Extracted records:
********
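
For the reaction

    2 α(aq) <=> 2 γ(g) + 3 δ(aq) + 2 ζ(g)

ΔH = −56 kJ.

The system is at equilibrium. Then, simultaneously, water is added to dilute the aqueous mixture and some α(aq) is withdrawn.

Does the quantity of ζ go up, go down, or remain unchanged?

cannot be determined

Dilution lowers every aqueous concentration by the same factor. Δn_aq = 3 − 2 = +1, so the system shifts toward the side with more dissolved moles — to the right.
Removing α (aq), a reactant, drives the reaction to the left.
The two effects oppose each other, so the net shift — and hence the change in ζ — cannot be determined from the given information.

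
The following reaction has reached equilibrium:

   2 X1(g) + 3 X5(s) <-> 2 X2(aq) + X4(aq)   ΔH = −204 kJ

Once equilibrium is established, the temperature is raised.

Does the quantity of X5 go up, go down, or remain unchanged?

increases

The forward reaction is exothermic. Raising T favours the endothermic direction — shift to the left.
The net shift is to the left. X5 is a reactant, so its amount increases.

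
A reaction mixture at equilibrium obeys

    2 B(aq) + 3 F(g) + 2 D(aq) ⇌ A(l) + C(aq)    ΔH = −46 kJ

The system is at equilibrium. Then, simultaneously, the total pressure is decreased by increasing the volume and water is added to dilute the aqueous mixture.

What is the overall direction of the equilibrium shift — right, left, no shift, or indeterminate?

left

Gas moles: reactants 3, products 0 (Δn_gas = -3). Expansion shifts the system toward the side with more moles of gas — to the left.
Dilution lowers every aqueous concentration by the same factor. Δn_aq = 1 − 4 = -3, so the system shifts toward the side with more dissolved moles — to the left.
All effects act in the same direction — net shift to the left.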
********
Whenever a line of the records above contains the word "water", it counts toward the total; give that total alone.

_Response to the task_:
2